## Source records:

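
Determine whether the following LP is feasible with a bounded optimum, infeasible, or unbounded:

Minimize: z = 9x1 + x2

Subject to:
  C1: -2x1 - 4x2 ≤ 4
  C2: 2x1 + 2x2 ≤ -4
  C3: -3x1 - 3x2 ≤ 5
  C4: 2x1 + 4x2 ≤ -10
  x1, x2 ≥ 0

Infeasible (no feasible solution exists)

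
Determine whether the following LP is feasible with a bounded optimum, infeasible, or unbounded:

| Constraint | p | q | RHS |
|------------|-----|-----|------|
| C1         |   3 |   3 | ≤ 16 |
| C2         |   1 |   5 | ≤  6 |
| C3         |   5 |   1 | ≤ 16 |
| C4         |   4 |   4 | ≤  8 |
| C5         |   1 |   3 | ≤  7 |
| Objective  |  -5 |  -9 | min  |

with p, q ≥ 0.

Feasible with a bounded optimal solution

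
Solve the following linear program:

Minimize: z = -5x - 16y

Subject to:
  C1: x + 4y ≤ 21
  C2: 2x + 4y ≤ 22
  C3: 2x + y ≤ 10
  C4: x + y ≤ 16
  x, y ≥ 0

Evaluate the objective at each vertex of the feasible region:
  z(0, 0) = 0
  z(5, 0) = -25
  z(3, 4) = -79
  z(1, 5) = -85  ←
  z(0, 5.25) = -84
The minimum is at x = 1, y = 5.

x = 1, y = 5, z = -85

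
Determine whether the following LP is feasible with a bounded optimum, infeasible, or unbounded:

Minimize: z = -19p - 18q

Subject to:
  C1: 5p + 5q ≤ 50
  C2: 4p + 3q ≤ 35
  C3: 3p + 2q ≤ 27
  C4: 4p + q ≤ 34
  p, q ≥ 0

Feasible with a bounded optimal solution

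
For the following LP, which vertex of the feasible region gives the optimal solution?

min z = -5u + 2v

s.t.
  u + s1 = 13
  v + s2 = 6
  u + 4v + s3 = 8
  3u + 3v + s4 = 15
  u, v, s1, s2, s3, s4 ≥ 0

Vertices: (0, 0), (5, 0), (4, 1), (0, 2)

Evaluate the objective at each vertex of the feasible region:
  z(0, 0) = 0
  z(5, 0) = -25  ←
  z(4, 1) = -18
  z(0, 2) = 4
The minimum is at u = 5, v = 0.

(5, 0)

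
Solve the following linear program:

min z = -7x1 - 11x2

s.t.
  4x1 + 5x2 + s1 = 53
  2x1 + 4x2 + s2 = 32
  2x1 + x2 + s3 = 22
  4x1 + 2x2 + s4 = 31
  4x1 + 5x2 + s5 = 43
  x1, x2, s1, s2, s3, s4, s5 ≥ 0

Evaluate the objective at each vertex of the feasible region:
  z(0, 0) = 0
  z(7.75, 0) = -54.25
  z(5.75, 4) = -84.25
  z(2, 7) = -91  ←
  z(0, 8) = -88
The minimum is at x1 = 2, x2 = 7.

x1 = 2, x2 = 7, z = -91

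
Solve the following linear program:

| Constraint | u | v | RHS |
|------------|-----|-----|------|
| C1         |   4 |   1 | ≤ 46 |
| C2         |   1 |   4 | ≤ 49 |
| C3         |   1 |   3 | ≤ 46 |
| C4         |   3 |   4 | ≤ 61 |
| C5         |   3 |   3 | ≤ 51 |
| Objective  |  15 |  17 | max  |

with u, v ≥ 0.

Evaluate the objective at each vertex of the feasible region:
  z(0, 0) = 0
  z(11.5, 0) = 172.5
  z(9.667, 7.333) = 269.7
  z(7, 10) = 275  ←
  z(6, 10.75) = 272.8
  z(0, 12.25) = 208.2
The maximum is at u = 7, v = 10.

u = 7, v = 10, z = 275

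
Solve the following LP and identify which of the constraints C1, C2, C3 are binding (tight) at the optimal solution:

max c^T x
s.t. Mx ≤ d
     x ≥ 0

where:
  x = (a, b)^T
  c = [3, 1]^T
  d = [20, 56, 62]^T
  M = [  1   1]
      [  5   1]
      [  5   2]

At a = 10, b = 6, compute slack b - a·x for each constraint:
  C1: 20 − 16 = 4  (slack)
  C2: 56 − 56 = 0  (binding)
  C3: 62 − 62 = 0  (binding)

Optimal: a = 10, b = 6
Binding: C2, C3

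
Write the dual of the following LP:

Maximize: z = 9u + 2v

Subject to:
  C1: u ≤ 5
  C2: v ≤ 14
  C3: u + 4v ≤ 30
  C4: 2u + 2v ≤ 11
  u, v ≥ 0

Primal max cᵀx s.t. Ax ≤ b, x ≥ 0  →  Dual min bᵀy s.t. Aᵀy ≥ c, y ≥ 0.

Minimize: z = 5y1 + 14y2 + 30y3 + 11y4

Subject to:
  y1 + y3 + 2y4 ≥ 9
  y2 + 4y3 + 2y4 ≥ 2
  y1, y2, y3, y4 ≥ 0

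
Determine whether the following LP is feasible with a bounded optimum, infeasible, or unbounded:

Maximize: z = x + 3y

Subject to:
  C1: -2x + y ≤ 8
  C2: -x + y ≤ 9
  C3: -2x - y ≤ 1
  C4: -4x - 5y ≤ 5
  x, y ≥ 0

Unbounded (objective can increase without bound)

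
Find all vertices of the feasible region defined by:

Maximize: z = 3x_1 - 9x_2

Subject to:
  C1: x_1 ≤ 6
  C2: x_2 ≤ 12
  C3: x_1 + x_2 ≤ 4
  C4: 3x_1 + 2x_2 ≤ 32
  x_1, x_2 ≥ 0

(0, 0), (4, 0), (0, 4)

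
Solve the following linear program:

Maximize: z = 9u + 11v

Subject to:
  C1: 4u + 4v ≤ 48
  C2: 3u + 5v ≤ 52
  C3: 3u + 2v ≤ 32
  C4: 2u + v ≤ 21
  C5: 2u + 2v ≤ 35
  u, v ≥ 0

Evaluate the objective at each vertex of the feasible region:
  z(0, 0) = 0
  z(10.5, 0) = 94.5
  z(10, 1) = 101
  z(8, 4) = 116
  z(4, 8) = 124  ←
  z(0, 10.4) = 114.4
The maximum is at u = 4, v = 8.

u = 4, v = 8, z = 124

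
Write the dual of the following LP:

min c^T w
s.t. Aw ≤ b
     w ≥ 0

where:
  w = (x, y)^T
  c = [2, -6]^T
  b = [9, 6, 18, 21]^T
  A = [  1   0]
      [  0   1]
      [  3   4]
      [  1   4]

Primal min cᵀx s.t. Ax ≤ b, x ≥ 0  →  Dual max −bᵀy s.t. Aᵀy ≥ −c, y ≥ 0.

Maximize: z = -9y1 - 6y2 - 18y3 - 21y4

Subject to:
  y1 + 3y3 + y4 ≥ -2
  y2 + 4y3 + 4y4 ≥ 6
  y1, y2, y3, y4 ≥ 0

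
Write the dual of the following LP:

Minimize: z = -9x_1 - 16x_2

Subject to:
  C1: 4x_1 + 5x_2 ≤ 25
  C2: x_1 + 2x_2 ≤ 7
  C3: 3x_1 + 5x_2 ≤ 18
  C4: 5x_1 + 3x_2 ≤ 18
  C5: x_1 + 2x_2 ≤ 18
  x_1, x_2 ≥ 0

Primal min cᵀx s.t. Ax ≤ b, x ≥ 0  →  Dual max −bᵀy s.t. Aᵀy ≥ −c, y ≥ 0.

Maximize: z = -25y1 - 7y2 - 18y3 - 18y4 - 18y5

Subject to:
  4y1 + y2 + 3y3 + 5y4 + y5 ≥ 9
  5y1 + 2y2 + 5y3 + 3y4 + 2y5 ≥ 16
  y1, y2, y3, y4, y5 ≥ 0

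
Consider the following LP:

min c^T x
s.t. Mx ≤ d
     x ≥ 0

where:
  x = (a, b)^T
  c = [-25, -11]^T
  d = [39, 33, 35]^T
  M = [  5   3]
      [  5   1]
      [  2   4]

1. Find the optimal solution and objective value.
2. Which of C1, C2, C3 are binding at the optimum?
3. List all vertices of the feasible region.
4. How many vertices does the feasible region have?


1. a = 6, b = 3, z = -183
2. C1, C2
3. (0, 0), (6.6, 0), (6, 3), (3.643, 6.929), (0, 8.75)
4. 5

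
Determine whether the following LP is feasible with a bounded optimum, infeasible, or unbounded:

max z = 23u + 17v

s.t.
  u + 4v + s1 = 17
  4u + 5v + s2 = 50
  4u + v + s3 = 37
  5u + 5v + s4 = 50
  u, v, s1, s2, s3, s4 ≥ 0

Feasible with a bounded optimal solution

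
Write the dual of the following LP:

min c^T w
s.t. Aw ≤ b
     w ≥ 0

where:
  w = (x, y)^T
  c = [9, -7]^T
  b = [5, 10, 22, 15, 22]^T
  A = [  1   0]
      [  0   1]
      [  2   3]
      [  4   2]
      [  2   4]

Primal min cᵀx s.t. Ax ≤ b, x ≥ 0  →  Dual max −bᵀy s.t. Aᵀy ≥ −c, y ≥ 0.

Maximize: z = -5y1 - 10y2 - 22y3 - 15y4 - 22y5

Subject to:
  y1 + 2y3 + 4y4 + 2y5 ≥ -9
  y2 + 3y3 + 2y4 + 4y5 ≥ 7
  y1, y2, y3, y4, y5 ≥ 0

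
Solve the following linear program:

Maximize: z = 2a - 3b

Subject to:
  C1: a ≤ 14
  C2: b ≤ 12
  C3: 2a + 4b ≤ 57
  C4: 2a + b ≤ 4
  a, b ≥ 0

Evaluate the objective at each vertex of the feasible region:
  z(0, 0) = 0
  z(2, 0) = 4  ←
  z(0, 4) = -12
The maximum is at a = 2, b = 0.

a = 2, b = 0, z = 4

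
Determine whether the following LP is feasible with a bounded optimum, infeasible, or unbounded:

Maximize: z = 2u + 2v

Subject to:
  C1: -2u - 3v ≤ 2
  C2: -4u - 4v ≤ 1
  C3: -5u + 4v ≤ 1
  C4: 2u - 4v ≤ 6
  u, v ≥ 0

Unbounded (objective can increase without bound)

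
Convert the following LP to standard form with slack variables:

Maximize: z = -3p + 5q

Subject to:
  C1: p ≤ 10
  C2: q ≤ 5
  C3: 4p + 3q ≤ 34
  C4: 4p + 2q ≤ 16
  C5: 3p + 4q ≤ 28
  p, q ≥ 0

max z = -3p + 5q

s.t.
  p + s1 = 10
  q + s2 = 5
  4p + 3q + s3 = 34
  4p + 2q + s4 = 16
  3p + 4q + s5 = 28
  p, q, s1, s2, s3, s4, s5 ≥ 0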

## Requirement:
Write out, from the lines above, only those from the line with "Maximize: z = 9u + 11v" to the line with "C5: 2u + 2v ≤ 35", exactly as given, including the first and the last.

## Solution to this task:
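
Maximize: z = 9u + 11v

Subject to:
  C1: 4u + 4v ≤ 48
  C2: 3u + 5v ≤ 52
  C3: 3u + 2v ≤ 32
  C4: 2u + v ≤ 21
  C5: 2u + 2v ≤ 35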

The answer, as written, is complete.